▶ **Prompt**
Only the lines that contain the string "sqrt" belong in the answer; pull them from the records.

START Given data

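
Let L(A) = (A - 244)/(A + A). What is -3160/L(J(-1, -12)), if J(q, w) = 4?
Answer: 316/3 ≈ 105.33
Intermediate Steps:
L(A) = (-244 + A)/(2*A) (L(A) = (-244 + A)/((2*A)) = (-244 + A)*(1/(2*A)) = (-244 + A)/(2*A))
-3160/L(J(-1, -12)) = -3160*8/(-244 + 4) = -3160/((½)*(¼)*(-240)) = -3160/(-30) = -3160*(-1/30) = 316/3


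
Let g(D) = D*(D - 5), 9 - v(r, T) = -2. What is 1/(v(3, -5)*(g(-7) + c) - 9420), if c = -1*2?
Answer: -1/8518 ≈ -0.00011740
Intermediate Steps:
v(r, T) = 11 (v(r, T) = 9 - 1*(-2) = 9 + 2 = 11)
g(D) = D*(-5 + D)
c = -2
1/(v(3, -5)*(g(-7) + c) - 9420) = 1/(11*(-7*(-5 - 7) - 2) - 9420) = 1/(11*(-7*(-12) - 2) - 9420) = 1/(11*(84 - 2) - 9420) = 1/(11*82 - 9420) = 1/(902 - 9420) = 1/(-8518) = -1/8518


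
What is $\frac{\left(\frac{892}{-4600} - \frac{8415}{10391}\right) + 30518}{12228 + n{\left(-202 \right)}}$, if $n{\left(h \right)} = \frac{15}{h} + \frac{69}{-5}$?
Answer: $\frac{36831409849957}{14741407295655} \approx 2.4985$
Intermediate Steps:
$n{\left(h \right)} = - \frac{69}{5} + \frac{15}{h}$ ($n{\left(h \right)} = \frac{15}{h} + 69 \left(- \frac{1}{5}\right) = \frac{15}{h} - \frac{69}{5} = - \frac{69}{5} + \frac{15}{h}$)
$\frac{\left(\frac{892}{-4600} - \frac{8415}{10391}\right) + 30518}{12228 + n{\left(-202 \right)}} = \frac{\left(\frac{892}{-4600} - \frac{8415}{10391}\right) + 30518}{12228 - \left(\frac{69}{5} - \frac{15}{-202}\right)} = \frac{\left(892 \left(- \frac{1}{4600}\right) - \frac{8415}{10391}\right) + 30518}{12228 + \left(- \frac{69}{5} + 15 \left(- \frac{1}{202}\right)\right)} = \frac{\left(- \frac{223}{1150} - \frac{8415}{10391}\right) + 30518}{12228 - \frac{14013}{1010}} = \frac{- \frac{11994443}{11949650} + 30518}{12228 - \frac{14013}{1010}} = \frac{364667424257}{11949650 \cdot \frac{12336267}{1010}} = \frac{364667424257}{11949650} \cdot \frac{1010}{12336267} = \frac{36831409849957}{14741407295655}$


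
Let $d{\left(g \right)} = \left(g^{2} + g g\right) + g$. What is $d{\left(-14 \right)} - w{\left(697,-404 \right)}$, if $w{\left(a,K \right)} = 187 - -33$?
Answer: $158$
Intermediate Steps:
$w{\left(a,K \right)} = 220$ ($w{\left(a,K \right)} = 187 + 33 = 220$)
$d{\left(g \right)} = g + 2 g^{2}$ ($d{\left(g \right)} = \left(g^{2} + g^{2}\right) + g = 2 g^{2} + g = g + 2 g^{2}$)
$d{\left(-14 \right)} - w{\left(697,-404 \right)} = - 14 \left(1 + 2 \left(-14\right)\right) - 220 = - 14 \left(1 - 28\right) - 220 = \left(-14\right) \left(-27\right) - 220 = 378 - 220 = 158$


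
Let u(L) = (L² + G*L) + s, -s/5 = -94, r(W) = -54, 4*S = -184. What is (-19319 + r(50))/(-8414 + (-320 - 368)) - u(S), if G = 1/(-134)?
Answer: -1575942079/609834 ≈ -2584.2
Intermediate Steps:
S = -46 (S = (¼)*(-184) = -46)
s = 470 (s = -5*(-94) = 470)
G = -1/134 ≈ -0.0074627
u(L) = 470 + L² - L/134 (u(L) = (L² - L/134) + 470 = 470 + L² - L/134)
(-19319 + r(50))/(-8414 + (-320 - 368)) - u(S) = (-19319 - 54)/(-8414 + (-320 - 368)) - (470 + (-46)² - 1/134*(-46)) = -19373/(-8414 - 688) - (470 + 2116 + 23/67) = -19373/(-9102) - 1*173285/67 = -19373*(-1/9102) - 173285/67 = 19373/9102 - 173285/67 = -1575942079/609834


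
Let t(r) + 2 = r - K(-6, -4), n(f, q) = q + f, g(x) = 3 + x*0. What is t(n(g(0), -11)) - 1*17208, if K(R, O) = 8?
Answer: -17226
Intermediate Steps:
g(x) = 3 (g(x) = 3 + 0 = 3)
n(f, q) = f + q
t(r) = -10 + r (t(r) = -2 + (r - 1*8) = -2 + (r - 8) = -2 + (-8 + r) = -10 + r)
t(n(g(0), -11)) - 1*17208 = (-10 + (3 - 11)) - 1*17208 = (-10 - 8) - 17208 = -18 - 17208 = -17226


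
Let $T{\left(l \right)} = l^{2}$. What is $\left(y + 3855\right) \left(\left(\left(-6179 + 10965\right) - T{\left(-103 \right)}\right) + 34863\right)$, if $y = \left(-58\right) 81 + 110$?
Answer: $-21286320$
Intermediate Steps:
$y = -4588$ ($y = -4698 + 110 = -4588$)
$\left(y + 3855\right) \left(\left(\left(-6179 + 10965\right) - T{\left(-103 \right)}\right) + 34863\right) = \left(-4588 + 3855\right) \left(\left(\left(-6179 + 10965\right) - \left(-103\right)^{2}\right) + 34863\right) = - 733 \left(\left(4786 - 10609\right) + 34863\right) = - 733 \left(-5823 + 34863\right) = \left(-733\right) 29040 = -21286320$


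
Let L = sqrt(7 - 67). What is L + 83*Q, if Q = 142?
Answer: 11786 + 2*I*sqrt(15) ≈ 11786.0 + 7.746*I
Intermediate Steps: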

END Given data

▶ **Answer to the exercise**
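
Let L = sqrt(7 - 67). What is L + 83*Q, if Q = 142?
Answer: 11786 + 2*I*sqrt(15) ≈ 11786.0 + 7.746*I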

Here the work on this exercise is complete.